> DESCRIPTION OF THE TASK:
Present the lines below again, exactly as they stand.

> Collected data entries:
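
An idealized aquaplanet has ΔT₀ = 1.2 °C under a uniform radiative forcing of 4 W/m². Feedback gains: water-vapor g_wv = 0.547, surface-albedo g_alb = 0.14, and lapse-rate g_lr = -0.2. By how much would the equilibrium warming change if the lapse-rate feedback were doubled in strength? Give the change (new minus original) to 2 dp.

-0.66 °C

Original: g = 0.487, ΔT = 1.2/(1−0.487) = 2.3392 °C.
With doubled lapse-rate: g' = 0.287, ΔT' = 1.2/(1−0.287) = 1.6830 °C.
Change = 1.6830 − 2.3392 = -0.66 °C.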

> RESPONSE TO THE EXERCISE:
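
An idealized aquaplanet has ΔT₀ = 1.2 °C under a uniform radiative forcing of 4 W/m². Feedback gains: water-vapor g_wv = 0.547, surface-albedo g_alb = 0.14, and lapse-rate g_lr = -0.2. By how much would the equilibrium warming change if the lapse-rate feedback were doubled in strength? Give the change (new minus original) to 2 dp.

-0.66 °C

Original: g = 0.487, ΔT = 1.2/(1−0.487) = 2.3392 °C.
With doubled lapse-rate: g' = 0.287, ΔT' = 1.2/(1−0.287) = 1.6830 °C.
Change = 1.6830 − 2.3392 = -0.66 °C.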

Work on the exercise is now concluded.